#### DATA FOR ANALYSIS ####

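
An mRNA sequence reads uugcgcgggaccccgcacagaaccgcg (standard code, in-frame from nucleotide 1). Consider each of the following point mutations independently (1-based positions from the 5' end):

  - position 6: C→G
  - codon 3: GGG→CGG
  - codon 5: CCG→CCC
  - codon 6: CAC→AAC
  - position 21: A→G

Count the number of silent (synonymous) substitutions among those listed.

Codon 2: CGC (Arg) → CGG (Arg) — synonymous.
Codon 3: GGG (Gly) → CGG (Arg) — missense.
Codon 5: CCG (Pro) → CCC (Pro) — synonymous.
Codon 6: CAC (His) → AAC (Asn) — missense.
Codon 7: AGA (Arg) → AGG (Arg) — synonymous.
Synonymous: 3 of 5.

3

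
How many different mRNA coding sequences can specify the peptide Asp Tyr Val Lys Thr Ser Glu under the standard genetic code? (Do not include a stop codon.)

Asp: 2 codons.
Tyr: 2 codons.
Val: 4 codons.
Lys: 2 codons.
Thr: 4 codons.
Ser: 6 codons.
Glu: 2 codons.
2 × 2 × 4 × 2 × 4 × 6 × 2 = 1536.

1536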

####

# WHAT TO WORK ON
Exact repetition of every record is required.

# SOLUTION TO THE EXERCISE
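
An mRNA sequence reads uugcgcgggaccccgcacagaaccgcg (standard code, in-frame from nucleotide 1). Consider each of the following point mutations independently (1-based positions from the 5' end):

  - position 6: C→G
  - codon 3: GGG→CGG
  - codon 5: CCG→CCC
  - codon 6: CAC→AAC
  - position 21: A→G

Count the number of silent (synonymous) substitutions among those listed.

Codon 2: CGC (Arg) → CGG (Arg) — synonymous.
Codon 3: GGG (Gly) → CGG (Arg) — missense.
Codon 5: CCG (Pro) → CCC (Pro) — synonymous.
Codon 6: CAC (His) → AAC (Asn) — missense.
Codon 7: AGA (Arg) → AGG (Arg) — synonymous.
Synonymous: 3 of 5.

3

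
How many different mRNA coding sequences can specify the peptide Asp Tyr Val Lys Thr Ser Glu under the standard genetic code? (Do not include a stop codon.)

Asp: 2 codons.
Tyr: 2 codons.
Val: 4 codons.
Lys: 2 codons.
Thr: 4 codons.
Ser: 6 codons.
Glu: 2 codons.
2 × 2 × 4 × 2 × 4 × 6 × 2 = 1536.

1536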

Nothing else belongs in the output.